▶ _Problem_
Locate the line bearing "-67 / (-11) + (27" in the material below, then reproduce it and each following line up to and including the line bearing "((15 / 12)*(9".

▶ _Data shown_
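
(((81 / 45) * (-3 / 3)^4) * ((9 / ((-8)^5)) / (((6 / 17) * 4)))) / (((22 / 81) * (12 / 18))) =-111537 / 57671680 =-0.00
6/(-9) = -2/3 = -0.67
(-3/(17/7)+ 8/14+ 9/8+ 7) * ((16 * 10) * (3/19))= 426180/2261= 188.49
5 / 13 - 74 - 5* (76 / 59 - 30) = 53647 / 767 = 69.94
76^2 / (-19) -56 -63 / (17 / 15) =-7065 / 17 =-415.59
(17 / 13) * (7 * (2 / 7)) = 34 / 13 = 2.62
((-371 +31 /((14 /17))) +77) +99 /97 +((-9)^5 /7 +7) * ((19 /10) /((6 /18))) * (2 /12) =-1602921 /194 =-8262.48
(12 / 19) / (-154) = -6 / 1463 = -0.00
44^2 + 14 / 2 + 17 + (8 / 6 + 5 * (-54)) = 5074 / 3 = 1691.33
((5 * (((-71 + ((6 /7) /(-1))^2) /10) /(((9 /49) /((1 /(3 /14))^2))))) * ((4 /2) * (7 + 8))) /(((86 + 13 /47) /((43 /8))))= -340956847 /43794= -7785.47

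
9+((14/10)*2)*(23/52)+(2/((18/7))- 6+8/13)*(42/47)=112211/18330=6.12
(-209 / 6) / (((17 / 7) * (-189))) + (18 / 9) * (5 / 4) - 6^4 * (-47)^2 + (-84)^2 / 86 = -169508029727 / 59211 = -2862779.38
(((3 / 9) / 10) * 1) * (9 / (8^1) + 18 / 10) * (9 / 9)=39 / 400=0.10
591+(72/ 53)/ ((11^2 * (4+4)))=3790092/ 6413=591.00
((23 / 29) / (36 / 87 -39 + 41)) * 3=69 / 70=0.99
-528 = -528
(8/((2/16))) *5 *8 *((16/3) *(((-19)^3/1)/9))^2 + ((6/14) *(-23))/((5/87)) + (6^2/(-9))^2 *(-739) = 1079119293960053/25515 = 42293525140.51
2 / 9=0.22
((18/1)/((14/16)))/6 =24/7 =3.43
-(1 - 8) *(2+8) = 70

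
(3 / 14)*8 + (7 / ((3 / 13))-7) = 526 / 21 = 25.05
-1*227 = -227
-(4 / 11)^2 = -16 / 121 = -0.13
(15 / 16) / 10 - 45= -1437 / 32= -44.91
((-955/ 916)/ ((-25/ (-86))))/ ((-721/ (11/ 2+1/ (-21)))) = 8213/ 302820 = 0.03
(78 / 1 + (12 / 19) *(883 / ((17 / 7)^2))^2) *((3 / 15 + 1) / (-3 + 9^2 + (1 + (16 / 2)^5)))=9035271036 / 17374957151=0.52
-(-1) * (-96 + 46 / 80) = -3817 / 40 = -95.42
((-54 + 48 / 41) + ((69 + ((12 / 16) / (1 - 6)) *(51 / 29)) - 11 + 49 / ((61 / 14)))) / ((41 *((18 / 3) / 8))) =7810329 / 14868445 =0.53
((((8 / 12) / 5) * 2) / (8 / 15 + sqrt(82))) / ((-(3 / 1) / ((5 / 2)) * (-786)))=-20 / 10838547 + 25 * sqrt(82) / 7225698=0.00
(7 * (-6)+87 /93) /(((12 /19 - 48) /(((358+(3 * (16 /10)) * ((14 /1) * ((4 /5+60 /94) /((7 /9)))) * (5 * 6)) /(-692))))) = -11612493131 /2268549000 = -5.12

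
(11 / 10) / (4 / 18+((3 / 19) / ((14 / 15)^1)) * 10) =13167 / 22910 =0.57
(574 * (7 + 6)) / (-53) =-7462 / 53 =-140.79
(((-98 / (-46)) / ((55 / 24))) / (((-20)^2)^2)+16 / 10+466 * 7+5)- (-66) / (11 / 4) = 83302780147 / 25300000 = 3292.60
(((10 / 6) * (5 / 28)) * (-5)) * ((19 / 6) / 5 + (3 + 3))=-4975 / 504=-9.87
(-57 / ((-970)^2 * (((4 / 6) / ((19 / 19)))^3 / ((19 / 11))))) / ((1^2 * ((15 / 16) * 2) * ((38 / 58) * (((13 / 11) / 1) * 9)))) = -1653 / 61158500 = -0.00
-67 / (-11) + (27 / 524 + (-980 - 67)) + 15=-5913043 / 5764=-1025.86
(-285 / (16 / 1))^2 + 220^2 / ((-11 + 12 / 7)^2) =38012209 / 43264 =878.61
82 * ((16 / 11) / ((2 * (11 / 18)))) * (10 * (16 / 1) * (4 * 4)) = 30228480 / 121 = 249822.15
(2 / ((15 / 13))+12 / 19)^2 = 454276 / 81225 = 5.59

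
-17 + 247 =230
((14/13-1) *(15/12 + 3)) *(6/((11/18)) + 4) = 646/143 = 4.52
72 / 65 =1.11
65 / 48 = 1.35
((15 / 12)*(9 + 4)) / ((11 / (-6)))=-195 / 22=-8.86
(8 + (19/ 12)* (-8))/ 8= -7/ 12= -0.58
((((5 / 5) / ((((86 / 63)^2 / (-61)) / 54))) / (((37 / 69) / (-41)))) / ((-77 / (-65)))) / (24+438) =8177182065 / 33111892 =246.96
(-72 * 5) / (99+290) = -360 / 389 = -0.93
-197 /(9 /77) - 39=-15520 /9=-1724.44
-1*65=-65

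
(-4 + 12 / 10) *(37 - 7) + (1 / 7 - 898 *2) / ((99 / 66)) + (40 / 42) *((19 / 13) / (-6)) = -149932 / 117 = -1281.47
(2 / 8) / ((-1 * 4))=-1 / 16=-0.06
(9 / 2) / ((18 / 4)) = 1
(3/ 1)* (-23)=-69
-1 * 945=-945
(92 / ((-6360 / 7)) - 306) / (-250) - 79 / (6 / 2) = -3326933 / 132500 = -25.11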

▶ _Solution for this exercise_
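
-67 / (-11) + (27 / 524 + (-980 - 67)) + 15=-5913043 / 5764=-1025.86
(-285 / (16 / 1))^2 + 220^2 / ((-11 + 12 / 7)^2) =38012209 / 43264 =878.61
82 * ((16 / 11) / ((2 * (11 / 18)))) * (10 * (16 / 1) * (4 * 4)) = 30228480 / 121 = 249822.15
(2 / ((15 / 13))+12 / 19)^2 = 454276 / 81225 = 5.59

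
-17 + 247 =230
((14/13-1) *(15/12 + 3)) *(6/((11/18)) + 4) = 646/143 = 4.52
72 / 65 =1.11
65 / 48 = 1.35
((15 / 12)*(9 + 4)) / ((11 / (-6)))=-195 / 22=-8.86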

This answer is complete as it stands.